Required action: This exercise asks for every record to be output again exactly.

═════ Records supplied

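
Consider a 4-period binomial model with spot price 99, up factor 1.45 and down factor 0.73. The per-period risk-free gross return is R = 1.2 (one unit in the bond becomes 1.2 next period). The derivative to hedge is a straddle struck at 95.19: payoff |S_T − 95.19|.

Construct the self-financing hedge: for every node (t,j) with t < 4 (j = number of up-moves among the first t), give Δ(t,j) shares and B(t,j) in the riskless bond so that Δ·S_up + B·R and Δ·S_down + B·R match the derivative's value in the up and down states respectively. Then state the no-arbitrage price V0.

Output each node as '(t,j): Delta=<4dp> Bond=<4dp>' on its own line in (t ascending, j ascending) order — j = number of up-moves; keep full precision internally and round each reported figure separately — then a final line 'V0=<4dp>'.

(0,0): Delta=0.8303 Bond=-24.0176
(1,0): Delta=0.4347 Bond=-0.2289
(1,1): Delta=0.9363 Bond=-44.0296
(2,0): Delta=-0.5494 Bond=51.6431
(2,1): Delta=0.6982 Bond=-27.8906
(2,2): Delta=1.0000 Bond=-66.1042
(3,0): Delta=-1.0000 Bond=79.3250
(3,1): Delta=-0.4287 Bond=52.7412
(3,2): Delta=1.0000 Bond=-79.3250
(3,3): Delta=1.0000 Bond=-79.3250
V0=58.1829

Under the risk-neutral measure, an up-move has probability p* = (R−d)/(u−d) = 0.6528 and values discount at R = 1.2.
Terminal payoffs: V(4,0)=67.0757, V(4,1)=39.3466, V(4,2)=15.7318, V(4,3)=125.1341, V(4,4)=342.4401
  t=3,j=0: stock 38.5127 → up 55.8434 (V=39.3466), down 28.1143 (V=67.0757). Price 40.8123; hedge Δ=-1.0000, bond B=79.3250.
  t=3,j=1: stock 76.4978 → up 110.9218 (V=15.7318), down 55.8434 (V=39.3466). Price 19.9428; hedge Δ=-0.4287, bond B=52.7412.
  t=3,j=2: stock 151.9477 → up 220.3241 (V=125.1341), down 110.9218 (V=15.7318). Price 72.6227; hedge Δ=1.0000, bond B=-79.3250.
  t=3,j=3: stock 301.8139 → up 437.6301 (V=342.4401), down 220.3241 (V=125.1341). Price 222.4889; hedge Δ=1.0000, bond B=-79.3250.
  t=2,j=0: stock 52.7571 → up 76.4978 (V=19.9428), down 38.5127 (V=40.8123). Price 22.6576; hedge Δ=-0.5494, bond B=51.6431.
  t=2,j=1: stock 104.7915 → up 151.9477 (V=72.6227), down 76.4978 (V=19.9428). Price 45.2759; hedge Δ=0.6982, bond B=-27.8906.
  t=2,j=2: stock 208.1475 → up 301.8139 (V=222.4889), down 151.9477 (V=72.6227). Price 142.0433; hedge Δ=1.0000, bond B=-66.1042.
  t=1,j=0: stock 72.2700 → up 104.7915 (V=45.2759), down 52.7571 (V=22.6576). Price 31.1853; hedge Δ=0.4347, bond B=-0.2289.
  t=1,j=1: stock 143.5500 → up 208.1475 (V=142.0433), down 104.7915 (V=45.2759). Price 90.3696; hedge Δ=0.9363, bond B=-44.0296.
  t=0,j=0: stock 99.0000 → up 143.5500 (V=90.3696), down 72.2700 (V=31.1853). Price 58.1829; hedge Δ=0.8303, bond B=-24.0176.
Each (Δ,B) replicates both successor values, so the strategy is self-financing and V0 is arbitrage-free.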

══════════

Answer to this exercise:
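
Consider a 4-period binomial model with spot price 99, up factor 1.45 and down factor 0.73. The per-period risk-free gross return is R = 1.2 (one unit in the bond becomes 1.2 next period). The derivative to hedge is a straddle struck at 95.19: payoff |S_T − 95.19|.

Construct the self-financing hedge: for every node (t,j) with t < 4 (j = number of up-moves among the first t), give Δ(t,j) shares and B(t,j) in the riskless bond so that Δ·S_up + B·R and Δ·S_down + B·R match the derivative's value in the up and down states respectively. Then state the no-arbitrage price V0.

Output each node as '(t,j): Delta=<4dp> Bond=<4dp>' on its own line in (t ascending, j ascending) order — j = number of up-moves; keep full precision internally and round each reported figure separately — then a final line 'V0=<4dp>'.

(0,0): Delta=0.8303 Bond=-24.0176
(1,0): Delta=0.4347 Bond=-0.2289
(1,1): Delta=0.9363 Bond=-44.0296
(2,0): Delta=-0.5494 Bond=51.6431
(2,1): Delta=0.6982 Bond=-27.8906
(2,2): Delta=1.0000 Bond=-66.1042
(3,0): Delta=-1.0000 Bond=79.3250
(3,1): Delta=-0.4287 Bond=52.7412
(3,2): Delta=1.0000 Bond=-79.3250
(3,3): Delta=1.0000 Bond=-79.3250
V0=58.1829

Under the risk-neutral measure, an up-move has probability p* = (R−d)/(u−d) = 0.6528 and values discount at R = 1.2.
Terminal payoffs: V(4,0)=67.0757, V(4,1)=39.3466, V(4,2)=15.7318, V(4,3)=125.1341, V(4,4)=342.4401
  t=3,j=0: stock 38.5127 → up 55.8434 (V=39.3466), down 28.1143 (V=67.0757). Price 40.8123; hedge Δ=-1.0000, bond B=79.3250.
  t=3,j=1: stock 76.4978 → up 110.9218 (V=15.7318), down 55.8434 (V=39.3466). Price 19.9428; hedge Δ=-0.4287, bond B=52.7412.
  t=3,j=2: stock 151.9477 → up 220.3241 (V=125.1341), down 110.9218 (V=15.7318). Price 72.6227; hedge Δ=1.0000, bond B=-79.3250.
  t=3,j=3: stock 301.8139 → up 437.6301 (V=342.4401), down 220.3241 (V=125.1341). Price 222.4889; hedge Δ=1.0000, bond B=-79.3250.
  t=2,j=0: stock 52.7571 → up 76.4978 (V=19.9428), down 38.5127 (V=40.8123). Price 22.6576; hedge Δ=-0.5494, bond B=51.6431.
  t=2,j=1: stock 104.7915 → up 151.9477 (V=72.6227), down 76.4978 (V=19.9428). Price 45.2759; hedge Δ=0.6982, bond B=-27.8906.
  t=2,j=2: stock 208.1475 → up 301.8139 (V=222.4889), down 151.9477 (V=72.6227). Price 142.0433; hedge Δ=1.0000, bond B=-66.1042.
  t=1,j=0: stock 72.2700 → up 104.7915 (V=45.2759), down 52.7571 (V=22.6576). Price 31.1853; hedge Δ=0.4347, bond B=-0.2289.
  t=1,j=1: stock 143.5500 → up 208.1475 (V=142.0433), down 104.7915 (V=45.2759). Price 90.3696; hedge Δ=0.9363, bond B=-44.0296.
  t=0,j=0: stock 99.0000 → up 143.5500 (V=90.3696), down 72.2700 (V=31.1853). Price 58.1829; hedge Δ=0.8303, bond B=-24.0176.
Each (Δ,B) replicates both successor values, so the strategy is self-financing and V0 is arbitrage-free.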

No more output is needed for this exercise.